WORK TASK.
In the data below, find the line containing "(-30 / 1) / (-39", then set down that line and every later line up to and including the line containing "(3 / 11) / ((-28", exactly.

GIVEN RECORDS.
════
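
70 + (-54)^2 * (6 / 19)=18826 / 19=990.84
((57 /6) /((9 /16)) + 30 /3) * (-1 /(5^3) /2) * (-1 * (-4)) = -484 /1125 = -0.43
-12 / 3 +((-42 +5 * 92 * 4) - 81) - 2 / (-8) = 6853 / 4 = 1713.25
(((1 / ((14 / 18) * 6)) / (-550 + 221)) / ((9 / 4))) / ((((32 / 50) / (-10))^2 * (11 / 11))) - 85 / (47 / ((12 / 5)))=-4.41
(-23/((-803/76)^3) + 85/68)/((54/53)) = 46450859377/37280277144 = 1.25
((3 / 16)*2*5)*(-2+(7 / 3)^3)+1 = 1517 / 72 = 21.07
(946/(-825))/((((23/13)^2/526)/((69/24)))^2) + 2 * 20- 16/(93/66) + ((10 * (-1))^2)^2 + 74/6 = -2534592029597/9839400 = -257596.20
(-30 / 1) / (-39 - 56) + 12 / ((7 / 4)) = 954 / 133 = 7.17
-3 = -3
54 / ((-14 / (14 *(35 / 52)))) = -945 / 26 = -36.35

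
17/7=2.43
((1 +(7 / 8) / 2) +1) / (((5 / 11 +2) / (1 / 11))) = 13 / 144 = 0.09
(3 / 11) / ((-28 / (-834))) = 1251 / 154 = 8.12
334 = 334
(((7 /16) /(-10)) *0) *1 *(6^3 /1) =0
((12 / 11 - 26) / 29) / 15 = -274 / 4785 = -0.06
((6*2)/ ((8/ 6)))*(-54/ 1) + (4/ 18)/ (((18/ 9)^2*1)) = -8747/ 18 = -485.94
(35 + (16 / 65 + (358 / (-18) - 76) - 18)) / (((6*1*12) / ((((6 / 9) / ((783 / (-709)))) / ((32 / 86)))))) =701292461 / 395759520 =1.77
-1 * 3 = -3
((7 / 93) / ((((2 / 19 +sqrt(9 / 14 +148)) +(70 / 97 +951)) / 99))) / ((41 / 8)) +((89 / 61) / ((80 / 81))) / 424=567749977890275878443 / 113280363853146584199040 - 6277007352* sqrt(29134) / 54748088005116467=0.00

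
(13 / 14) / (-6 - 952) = -13 / 13412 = -0.00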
════
SOLUTION FOR THIS TASK.
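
(-30 / 1) / (-39 - 56) + 12 / ((7 / 4)) = 954 / 133 = 7.17
-3 = -3
54 / ((-14 / (14 *(35 / 52)))) = -945 / 26 = -36.35

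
17/7=2.43
((1 +(7 / 8) / 2) +1) / (((5 / 11 +2) / (1 / 11))) = 13 / 144 = 0.09
(3 / 11) / ((-28 / (-834))) = 1251 / 154 = 8.12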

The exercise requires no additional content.